[Task to carry out]: Once the line containing "An Euler-Bernoulli beam has length L = 20" is found in the entries below, reproduce it and every line after it, stopping at and including the line containing "(3) a uniformly distributed load of intensity 12"; reproduce nothing else, and keep each line exact.

[Stored items]:
=-=-=

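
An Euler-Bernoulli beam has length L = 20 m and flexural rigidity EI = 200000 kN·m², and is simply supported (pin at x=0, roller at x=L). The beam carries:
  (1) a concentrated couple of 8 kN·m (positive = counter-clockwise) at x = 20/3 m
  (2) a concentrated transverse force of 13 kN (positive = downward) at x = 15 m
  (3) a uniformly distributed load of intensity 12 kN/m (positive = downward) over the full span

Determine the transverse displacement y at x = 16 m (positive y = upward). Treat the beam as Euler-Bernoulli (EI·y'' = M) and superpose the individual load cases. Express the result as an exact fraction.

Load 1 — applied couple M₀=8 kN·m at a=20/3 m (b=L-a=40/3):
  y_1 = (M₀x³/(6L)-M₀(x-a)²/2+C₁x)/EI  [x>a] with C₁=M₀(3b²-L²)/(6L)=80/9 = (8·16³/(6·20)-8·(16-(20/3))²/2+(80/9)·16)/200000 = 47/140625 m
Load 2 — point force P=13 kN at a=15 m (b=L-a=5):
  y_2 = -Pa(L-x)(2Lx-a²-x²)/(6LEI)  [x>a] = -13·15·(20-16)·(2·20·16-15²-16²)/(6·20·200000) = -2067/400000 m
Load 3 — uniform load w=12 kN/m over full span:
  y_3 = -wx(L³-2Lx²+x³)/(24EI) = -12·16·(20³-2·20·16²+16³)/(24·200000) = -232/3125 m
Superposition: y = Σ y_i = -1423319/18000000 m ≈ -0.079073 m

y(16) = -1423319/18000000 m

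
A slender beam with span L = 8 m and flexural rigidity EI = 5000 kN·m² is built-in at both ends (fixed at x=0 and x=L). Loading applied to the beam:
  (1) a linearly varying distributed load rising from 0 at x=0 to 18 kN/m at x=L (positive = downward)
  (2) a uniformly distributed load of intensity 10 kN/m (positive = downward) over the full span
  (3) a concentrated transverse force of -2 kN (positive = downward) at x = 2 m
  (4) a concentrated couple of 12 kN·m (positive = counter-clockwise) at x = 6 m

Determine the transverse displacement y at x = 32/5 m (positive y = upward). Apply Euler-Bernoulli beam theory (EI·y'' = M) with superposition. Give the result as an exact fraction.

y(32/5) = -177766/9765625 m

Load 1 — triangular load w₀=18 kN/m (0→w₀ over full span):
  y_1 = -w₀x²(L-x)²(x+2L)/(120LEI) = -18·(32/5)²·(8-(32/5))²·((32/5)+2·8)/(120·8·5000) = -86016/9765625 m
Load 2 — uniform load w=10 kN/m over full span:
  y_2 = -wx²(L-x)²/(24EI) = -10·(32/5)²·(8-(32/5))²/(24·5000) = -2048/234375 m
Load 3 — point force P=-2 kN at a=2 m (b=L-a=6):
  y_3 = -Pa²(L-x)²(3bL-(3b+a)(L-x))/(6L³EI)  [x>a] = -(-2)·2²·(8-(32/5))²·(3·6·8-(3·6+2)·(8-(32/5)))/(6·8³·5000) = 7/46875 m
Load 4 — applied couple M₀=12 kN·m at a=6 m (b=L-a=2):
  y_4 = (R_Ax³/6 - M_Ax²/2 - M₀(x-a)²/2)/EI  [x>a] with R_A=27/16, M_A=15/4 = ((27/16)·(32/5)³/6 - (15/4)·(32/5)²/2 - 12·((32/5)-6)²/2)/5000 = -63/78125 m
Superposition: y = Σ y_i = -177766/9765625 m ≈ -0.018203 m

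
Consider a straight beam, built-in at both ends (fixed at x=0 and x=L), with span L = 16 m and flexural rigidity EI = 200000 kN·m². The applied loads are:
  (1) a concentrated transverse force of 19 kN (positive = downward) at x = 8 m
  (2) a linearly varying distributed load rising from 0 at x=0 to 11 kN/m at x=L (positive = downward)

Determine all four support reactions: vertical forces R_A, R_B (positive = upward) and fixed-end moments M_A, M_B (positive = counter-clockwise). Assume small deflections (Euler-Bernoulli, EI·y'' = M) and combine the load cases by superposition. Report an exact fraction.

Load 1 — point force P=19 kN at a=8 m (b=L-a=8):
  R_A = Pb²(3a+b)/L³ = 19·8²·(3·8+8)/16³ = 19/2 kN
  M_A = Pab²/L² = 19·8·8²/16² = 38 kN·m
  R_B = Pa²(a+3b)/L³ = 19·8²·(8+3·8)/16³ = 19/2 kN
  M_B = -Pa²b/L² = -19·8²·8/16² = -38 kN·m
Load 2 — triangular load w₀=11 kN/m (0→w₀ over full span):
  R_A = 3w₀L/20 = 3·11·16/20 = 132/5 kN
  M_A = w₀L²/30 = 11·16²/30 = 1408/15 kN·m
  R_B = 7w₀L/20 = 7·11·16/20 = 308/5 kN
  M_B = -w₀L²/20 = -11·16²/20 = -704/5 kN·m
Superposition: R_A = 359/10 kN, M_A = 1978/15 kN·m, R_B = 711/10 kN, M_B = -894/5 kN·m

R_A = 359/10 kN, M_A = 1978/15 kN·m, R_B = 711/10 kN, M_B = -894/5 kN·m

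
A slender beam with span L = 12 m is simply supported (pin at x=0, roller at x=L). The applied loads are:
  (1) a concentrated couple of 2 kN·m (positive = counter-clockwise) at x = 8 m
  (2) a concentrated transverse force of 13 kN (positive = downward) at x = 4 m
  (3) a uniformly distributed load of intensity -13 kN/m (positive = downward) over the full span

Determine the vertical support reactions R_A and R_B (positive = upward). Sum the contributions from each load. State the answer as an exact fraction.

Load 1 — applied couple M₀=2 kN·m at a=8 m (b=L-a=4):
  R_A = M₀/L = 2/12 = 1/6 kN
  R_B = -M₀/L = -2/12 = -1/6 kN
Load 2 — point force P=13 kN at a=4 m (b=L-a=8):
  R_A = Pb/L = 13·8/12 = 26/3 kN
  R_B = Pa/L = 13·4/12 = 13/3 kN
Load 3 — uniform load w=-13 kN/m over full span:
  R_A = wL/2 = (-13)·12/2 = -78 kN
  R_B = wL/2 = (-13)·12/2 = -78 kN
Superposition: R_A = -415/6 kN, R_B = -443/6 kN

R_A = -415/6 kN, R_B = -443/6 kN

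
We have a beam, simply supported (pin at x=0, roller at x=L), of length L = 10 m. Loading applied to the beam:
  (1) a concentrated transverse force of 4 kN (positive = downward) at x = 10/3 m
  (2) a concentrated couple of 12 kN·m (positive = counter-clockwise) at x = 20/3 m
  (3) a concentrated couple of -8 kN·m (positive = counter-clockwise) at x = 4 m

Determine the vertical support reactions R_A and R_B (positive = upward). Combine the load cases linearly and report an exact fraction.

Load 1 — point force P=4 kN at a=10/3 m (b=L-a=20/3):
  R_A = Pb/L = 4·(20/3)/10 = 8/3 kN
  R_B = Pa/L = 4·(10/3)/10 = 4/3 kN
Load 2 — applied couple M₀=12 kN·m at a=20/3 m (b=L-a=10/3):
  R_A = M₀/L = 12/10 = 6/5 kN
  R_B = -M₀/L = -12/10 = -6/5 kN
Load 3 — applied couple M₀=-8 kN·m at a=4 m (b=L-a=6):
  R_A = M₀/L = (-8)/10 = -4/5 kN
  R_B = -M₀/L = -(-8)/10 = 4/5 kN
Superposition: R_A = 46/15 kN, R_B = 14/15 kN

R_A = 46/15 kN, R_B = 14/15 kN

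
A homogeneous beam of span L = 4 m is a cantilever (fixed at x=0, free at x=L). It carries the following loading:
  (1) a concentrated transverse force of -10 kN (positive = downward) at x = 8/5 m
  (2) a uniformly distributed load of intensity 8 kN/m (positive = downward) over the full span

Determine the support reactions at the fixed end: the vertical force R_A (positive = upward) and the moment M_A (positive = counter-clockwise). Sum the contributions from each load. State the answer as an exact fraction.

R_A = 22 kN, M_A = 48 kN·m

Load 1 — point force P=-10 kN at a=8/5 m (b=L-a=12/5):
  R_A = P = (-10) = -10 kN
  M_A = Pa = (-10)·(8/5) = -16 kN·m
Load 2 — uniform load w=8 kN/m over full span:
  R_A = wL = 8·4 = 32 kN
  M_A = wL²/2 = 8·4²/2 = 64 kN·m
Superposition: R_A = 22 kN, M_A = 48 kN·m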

=-=-=

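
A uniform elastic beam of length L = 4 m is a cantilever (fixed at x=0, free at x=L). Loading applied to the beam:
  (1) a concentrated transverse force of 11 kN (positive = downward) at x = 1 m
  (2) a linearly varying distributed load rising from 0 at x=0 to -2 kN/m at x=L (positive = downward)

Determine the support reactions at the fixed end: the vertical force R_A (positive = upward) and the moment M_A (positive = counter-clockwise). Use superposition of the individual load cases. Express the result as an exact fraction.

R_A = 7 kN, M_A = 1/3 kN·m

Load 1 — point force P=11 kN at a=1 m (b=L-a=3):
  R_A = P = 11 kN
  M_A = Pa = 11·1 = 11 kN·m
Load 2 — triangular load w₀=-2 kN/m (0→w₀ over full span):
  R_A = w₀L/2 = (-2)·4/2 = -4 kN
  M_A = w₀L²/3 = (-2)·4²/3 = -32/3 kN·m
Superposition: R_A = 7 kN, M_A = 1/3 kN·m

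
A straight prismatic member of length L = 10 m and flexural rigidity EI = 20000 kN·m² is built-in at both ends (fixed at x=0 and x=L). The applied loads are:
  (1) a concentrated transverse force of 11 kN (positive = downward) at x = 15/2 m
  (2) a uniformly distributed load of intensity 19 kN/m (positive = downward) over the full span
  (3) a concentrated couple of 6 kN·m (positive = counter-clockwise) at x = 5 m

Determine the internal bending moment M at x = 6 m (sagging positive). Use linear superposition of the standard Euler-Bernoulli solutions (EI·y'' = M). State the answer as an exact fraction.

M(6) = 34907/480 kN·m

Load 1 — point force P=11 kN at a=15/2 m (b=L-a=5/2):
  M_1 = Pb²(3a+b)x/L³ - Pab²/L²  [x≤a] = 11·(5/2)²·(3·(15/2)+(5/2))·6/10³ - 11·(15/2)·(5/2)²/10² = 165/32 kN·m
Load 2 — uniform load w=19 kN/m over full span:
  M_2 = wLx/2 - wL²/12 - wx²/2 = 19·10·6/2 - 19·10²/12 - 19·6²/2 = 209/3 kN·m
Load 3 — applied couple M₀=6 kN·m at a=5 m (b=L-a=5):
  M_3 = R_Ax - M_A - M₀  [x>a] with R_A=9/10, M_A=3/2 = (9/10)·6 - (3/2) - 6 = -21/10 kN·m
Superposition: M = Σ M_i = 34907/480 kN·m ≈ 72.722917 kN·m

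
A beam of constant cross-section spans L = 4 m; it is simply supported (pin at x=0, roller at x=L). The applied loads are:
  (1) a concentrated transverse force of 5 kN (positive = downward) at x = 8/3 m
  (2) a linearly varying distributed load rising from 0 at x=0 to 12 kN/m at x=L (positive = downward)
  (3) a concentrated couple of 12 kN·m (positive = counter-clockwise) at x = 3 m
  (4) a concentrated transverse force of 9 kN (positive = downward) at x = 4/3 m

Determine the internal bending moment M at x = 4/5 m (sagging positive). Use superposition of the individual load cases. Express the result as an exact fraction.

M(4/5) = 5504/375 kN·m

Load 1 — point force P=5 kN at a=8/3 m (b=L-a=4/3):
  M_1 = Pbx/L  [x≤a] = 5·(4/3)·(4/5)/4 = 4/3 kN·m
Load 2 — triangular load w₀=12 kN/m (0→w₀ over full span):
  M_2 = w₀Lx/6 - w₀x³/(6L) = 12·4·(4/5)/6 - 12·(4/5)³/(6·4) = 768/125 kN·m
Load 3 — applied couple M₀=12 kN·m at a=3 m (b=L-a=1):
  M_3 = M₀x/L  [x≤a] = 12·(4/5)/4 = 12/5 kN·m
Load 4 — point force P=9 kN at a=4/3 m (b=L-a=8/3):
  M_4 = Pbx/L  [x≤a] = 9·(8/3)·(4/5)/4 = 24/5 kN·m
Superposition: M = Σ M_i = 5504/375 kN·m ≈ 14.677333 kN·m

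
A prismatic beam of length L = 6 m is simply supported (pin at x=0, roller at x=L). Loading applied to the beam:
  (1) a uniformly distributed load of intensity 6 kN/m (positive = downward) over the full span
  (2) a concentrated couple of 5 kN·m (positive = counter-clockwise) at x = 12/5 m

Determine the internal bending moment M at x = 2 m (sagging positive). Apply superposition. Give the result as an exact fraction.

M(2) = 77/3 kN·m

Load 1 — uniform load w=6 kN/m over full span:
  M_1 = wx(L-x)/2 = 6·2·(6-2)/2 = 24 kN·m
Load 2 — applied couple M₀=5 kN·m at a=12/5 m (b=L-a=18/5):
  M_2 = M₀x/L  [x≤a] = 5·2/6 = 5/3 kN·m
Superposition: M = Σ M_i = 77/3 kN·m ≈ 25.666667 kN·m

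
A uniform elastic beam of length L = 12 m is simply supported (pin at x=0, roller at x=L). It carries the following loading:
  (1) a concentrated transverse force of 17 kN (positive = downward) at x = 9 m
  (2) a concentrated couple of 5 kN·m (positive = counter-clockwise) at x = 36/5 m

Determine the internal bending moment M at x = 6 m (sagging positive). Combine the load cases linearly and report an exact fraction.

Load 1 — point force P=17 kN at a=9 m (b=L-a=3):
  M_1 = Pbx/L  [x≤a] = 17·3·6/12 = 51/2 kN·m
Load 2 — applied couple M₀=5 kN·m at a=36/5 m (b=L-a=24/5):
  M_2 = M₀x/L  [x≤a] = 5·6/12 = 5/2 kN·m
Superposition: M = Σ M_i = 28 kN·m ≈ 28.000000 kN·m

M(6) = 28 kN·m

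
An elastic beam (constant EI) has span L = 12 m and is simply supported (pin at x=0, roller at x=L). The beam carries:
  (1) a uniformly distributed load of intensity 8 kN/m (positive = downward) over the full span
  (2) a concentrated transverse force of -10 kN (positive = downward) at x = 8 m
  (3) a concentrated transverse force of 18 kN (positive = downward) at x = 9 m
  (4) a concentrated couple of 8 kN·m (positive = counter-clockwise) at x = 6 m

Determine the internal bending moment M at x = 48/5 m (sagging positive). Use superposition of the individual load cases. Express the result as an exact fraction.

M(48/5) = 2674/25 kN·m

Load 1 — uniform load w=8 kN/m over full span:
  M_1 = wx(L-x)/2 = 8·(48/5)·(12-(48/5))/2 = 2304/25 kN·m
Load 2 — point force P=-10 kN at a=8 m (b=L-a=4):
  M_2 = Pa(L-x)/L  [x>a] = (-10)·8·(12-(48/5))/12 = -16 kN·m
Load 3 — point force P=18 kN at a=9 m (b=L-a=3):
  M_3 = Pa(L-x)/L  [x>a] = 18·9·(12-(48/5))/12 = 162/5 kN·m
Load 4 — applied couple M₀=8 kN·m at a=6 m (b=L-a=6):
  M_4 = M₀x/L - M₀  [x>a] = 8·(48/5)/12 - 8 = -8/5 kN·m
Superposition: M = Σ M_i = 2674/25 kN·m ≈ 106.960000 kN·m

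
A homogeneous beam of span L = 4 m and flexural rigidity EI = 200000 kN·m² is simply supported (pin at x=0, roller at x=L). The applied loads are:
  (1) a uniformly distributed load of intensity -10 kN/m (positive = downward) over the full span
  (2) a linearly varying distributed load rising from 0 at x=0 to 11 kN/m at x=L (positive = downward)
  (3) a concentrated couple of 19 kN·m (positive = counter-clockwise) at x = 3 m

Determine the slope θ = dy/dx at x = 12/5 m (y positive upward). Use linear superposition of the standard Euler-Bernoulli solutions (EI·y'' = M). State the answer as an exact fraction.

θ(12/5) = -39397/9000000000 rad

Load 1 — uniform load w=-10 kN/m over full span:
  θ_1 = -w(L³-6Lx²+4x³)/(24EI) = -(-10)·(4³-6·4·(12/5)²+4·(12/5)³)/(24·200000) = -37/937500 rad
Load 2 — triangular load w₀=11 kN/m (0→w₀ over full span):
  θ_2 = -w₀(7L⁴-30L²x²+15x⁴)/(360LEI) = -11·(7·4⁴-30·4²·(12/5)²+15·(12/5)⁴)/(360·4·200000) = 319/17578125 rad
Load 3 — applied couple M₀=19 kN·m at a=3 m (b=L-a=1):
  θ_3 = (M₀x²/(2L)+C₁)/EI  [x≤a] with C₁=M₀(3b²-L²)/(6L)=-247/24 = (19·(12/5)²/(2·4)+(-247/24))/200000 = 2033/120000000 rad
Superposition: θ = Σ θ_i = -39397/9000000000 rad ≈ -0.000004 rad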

=-=-=

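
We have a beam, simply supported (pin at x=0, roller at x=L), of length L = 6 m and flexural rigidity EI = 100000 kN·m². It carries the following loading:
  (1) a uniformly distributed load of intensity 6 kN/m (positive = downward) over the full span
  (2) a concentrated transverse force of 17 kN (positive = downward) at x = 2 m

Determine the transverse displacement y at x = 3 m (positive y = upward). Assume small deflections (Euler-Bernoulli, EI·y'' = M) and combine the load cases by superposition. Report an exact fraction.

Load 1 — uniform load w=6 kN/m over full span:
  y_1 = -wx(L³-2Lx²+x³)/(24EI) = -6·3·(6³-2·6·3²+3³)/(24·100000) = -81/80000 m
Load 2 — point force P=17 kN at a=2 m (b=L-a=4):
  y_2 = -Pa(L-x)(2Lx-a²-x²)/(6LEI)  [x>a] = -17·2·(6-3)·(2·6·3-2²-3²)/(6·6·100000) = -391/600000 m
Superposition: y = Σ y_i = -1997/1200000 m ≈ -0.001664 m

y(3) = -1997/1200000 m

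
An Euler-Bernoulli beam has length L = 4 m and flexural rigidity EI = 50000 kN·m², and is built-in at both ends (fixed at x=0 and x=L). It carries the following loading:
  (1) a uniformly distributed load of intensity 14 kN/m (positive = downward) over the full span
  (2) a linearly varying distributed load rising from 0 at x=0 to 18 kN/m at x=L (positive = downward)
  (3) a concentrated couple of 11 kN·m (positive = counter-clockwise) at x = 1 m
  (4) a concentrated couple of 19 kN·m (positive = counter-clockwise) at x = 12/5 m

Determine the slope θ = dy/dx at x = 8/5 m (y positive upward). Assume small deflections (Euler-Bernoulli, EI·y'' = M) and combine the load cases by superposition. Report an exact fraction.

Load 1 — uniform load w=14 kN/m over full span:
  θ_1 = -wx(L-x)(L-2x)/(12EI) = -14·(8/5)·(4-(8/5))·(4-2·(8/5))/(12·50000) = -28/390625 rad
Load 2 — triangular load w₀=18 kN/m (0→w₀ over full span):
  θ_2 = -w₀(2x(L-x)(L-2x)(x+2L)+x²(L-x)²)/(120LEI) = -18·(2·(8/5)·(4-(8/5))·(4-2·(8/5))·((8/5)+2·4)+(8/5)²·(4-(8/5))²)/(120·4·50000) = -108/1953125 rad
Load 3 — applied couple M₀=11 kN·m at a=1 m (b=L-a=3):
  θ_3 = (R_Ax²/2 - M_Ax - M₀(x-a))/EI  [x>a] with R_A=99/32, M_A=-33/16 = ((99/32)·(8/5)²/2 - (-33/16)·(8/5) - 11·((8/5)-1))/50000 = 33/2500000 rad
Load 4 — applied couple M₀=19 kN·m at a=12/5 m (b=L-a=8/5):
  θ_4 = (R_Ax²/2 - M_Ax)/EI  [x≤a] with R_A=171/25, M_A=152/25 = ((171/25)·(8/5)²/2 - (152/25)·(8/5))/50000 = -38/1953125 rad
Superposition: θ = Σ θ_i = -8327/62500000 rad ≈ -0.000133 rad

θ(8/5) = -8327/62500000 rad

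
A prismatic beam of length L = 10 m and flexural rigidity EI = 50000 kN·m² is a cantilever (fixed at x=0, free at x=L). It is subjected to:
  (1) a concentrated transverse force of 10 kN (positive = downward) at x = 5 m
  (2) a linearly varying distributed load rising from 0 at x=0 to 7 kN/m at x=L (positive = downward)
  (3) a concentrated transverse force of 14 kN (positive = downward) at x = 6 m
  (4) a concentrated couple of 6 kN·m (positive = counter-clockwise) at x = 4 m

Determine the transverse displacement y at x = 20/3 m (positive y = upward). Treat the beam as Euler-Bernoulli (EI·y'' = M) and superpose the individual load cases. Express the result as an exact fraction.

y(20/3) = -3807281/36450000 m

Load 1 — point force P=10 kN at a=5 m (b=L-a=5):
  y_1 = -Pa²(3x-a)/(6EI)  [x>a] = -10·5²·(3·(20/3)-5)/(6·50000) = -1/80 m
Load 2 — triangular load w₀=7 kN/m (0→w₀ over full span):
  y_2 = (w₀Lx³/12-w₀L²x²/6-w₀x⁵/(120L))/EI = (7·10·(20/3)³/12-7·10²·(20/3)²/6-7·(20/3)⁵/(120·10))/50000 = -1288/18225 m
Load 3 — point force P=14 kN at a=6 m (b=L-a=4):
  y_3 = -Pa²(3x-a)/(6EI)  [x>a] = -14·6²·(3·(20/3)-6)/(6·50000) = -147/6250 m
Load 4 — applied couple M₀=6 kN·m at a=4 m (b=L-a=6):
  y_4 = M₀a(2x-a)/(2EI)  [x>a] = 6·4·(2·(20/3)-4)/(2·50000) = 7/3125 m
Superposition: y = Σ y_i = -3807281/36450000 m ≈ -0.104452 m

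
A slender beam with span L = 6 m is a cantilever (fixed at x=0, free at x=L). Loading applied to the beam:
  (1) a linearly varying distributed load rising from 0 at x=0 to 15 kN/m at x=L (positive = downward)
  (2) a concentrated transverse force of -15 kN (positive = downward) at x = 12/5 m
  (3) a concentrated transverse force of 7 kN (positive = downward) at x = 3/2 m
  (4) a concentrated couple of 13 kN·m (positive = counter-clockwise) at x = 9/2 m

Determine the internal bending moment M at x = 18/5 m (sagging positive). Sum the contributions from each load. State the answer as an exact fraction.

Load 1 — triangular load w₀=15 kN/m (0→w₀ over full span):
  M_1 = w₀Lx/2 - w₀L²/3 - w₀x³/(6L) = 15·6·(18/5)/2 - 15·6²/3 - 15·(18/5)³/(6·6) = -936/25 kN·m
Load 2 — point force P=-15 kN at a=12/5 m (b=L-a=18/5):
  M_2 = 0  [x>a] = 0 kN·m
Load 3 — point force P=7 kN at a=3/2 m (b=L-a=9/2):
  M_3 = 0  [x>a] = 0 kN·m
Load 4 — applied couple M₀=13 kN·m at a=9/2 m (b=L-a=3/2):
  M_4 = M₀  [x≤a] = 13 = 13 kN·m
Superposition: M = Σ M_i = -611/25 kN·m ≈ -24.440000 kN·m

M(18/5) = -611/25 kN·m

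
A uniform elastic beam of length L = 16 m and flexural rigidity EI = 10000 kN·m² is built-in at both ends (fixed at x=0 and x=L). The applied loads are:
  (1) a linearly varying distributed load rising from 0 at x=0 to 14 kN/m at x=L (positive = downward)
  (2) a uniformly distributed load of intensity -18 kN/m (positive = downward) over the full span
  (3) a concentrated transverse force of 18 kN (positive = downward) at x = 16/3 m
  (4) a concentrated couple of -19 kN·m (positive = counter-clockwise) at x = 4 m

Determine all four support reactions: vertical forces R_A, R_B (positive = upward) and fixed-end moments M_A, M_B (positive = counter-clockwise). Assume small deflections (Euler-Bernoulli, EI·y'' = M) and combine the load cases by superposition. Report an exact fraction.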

=-=-=

[Solution to this problem]:
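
An Euler-Bernoulli beam has length L = 20 m and flexural rigidity EI = 200000 kN·m², and is simply supported (pin at x=0, roller at x=L). The beam carries:
  (1) a concentrated couple of 8 kN·m (positive = counter-clockwise) at x = 20/3 m
  (2) a concentrated transverse force of 13 kN (positive = downward) at x = 15 m
  (3) a uniformly distributed load of intensity 12 kN/m (positive = downward) over the full span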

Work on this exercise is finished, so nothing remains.